*** Available data Section Begins ***
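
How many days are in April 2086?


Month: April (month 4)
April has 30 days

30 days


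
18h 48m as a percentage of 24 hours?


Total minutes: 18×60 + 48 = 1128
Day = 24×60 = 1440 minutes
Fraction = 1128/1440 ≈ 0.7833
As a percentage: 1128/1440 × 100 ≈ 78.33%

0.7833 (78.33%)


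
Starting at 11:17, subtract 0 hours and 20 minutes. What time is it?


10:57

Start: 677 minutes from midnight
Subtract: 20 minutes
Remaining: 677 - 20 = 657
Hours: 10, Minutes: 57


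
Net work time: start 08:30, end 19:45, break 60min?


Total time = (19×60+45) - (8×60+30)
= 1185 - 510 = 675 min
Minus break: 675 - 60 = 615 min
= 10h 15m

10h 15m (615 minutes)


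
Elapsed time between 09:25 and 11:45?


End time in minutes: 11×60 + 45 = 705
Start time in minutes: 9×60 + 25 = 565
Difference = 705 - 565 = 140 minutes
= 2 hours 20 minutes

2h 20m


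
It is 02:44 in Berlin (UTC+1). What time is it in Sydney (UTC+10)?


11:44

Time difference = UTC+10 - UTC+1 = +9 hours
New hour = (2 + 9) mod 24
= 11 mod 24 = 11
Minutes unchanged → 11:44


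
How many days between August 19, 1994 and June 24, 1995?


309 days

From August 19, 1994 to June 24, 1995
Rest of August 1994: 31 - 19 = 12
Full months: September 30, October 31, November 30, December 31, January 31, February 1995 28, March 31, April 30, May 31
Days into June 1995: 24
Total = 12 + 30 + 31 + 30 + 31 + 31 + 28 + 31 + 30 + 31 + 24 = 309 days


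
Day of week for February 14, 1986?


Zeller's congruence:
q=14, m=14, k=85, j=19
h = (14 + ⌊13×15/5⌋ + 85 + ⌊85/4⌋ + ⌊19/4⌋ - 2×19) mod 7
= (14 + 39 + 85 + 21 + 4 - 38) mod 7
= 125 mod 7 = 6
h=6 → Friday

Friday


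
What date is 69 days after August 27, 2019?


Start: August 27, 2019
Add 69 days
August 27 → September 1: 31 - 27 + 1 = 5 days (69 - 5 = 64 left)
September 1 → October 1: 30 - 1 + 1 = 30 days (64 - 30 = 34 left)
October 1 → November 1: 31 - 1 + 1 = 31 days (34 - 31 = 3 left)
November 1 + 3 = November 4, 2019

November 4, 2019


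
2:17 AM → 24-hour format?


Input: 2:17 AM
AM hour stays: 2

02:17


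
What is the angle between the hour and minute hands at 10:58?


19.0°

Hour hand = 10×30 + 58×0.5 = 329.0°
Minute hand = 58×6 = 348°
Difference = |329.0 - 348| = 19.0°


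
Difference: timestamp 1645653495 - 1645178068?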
*** Available data Section Ends ***
*** Available data Section Begins ***
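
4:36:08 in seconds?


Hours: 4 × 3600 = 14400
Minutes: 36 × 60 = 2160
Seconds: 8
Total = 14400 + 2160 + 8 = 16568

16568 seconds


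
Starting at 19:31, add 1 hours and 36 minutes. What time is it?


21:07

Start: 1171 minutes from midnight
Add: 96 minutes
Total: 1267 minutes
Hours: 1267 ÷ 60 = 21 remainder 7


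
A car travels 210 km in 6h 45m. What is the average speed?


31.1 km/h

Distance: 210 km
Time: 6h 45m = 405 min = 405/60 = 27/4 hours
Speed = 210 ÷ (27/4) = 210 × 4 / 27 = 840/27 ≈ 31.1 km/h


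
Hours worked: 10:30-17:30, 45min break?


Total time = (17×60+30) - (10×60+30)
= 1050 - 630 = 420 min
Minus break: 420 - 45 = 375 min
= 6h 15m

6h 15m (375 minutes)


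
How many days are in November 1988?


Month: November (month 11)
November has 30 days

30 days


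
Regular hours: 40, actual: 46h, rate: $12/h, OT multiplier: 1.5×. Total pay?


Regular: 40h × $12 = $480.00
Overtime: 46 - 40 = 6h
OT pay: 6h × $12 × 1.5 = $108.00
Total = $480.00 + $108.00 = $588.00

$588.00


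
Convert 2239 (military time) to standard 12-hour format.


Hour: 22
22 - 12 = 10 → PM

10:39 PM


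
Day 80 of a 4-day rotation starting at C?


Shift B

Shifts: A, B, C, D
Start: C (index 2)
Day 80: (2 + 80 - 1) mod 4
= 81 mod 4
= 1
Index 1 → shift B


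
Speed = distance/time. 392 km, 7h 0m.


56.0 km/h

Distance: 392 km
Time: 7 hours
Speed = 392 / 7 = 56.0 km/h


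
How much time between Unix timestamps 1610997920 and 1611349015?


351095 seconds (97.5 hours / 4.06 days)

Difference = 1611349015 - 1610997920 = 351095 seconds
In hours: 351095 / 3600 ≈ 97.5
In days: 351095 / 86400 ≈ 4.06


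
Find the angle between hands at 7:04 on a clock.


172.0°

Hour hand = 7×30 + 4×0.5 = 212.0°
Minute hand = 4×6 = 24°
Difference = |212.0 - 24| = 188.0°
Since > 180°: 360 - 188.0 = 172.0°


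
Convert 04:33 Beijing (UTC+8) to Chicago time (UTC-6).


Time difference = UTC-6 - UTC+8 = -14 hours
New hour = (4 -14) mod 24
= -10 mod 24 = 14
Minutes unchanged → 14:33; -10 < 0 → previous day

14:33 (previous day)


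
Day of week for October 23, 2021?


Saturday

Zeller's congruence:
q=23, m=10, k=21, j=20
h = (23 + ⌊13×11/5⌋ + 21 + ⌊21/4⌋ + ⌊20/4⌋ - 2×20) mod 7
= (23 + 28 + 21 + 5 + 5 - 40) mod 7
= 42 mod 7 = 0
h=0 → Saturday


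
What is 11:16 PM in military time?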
*** Available data Section Ends ***
*** Available data Section Begins ***
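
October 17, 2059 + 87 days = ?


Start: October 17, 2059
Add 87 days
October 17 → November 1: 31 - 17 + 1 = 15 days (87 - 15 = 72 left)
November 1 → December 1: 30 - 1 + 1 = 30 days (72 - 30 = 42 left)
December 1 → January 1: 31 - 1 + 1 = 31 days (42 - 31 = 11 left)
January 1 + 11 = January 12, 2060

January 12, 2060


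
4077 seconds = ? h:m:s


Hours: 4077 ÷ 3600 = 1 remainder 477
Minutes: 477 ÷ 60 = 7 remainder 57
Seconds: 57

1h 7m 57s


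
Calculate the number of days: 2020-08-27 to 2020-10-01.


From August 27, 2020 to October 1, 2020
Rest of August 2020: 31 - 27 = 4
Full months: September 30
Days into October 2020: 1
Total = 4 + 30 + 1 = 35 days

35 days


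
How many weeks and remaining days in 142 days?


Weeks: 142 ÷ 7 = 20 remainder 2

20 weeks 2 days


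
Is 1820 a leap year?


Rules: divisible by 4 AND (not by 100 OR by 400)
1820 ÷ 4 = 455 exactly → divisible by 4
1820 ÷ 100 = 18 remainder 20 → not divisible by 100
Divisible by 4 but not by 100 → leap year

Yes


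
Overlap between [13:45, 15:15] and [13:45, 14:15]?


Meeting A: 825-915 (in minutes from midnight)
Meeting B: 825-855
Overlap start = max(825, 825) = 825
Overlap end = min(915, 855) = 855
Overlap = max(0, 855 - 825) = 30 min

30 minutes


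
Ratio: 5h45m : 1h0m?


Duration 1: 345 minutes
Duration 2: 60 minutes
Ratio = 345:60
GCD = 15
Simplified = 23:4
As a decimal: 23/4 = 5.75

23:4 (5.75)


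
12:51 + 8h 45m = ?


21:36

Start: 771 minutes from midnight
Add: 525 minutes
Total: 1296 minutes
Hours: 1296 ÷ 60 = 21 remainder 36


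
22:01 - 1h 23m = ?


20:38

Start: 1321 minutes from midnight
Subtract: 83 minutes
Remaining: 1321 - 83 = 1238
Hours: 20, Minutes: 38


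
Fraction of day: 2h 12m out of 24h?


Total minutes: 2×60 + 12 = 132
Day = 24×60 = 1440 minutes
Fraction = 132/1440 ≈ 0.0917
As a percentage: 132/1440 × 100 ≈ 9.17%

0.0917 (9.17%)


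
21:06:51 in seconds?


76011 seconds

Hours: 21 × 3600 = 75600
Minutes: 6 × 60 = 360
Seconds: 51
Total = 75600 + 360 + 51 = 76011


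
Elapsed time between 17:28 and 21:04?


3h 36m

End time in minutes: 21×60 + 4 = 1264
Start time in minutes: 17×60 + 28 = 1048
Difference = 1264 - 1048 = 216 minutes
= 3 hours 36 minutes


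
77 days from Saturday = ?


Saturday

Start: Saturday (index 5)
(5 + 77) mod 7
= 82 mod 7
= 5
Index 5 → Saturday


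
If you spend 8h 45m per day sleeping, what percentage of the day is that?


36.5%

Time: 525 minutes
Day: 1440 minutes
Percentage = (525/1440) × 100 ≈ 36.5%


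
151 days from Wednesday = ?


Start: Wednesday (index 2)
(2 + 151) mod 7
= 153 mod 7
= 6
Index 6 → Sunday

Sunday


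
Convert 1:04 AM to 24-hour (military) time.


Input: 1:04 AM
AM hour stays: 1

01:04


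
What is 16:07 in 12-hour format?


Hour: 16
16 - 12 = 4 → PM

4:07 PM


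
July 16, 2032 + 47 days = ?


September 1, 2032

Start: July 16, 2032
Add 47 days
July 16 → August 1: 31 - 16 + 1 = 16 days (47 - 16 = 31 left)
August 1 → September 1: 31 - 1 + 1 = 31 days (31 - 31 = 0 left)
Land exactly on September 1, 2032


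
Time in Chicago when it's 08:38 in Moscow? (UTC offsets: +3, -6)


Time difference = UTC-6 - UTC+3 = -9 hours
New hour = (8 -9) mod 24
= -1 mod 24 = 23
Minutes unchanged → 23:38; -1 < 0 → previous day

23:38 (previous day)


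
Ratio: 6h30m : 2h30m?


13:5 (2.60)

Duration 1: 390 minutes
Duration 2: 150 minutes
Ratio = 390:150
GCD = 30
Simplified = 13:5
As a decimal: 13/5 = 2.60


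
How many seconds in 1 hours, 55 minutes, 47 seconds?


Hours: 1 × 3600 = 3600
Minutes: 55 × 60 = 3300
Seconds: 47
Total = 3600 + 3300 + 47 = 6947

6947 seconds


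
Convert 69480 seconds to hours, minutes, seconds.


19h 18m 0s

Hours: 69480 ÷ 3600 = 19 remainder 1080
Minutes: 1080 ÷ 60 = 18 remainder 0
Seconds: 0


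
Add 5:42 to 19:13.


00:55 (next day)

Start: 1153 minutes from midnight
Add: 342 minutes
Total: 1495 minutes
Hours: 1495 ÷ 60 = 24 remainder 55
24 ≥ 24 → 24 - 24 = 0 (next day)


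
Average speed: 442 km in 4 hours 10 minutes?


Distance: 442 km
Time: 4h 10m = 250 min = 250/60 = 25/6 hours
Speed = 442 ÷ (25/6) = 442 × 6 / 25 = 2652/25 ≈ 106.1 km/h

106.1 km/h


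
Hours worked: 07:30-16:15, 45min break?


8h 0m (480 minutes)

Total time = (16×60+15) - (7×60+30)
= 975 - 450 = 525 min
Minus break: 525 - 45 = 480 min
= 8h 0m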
*** Available data Section Ends ***
Set down exactly the lines of the data above, beginning with the line that has "Find the angle" and ending with the line that has "What is 11:16 PM in military time?", and no others.

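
Find the angle between hands at 7:04 on a clock.


172.0°

Hour hand = 7×30 + 4×0.5 = 212.0°
Minute hand = 4×6 = 24°
Difference = |212.0 - 24| = 188.0°
Since > 180°: 360 - 188.0 = 172.0°


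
Convert 04:33 Beijing (UTC+8) to Chicago time (UTC-6).


Time difference = UTC-6 - UTC+8 = -14 hours
New hour = (4 -14) mod 24
= -10 mod 24 = 14
Minutes unchanged → 14:33; -10 < 0 → previous day

14:33 (previous day)


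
Day of week for October 23, 2021?


Saturday

Zeller's congruence:
q=23, m=10, k=21, j=20
h = (23 + ⌊13×11/5⌋ + 21 + ⌊21/4⌋ + ⌊20/4⌋ - 2×20) mod 7
= (23 + 28 + 21 + 5 + 5 - 40) mod 7
= 42 mod 7 = 0
h=0 → Saturday


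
What is 11:16 PM in military time?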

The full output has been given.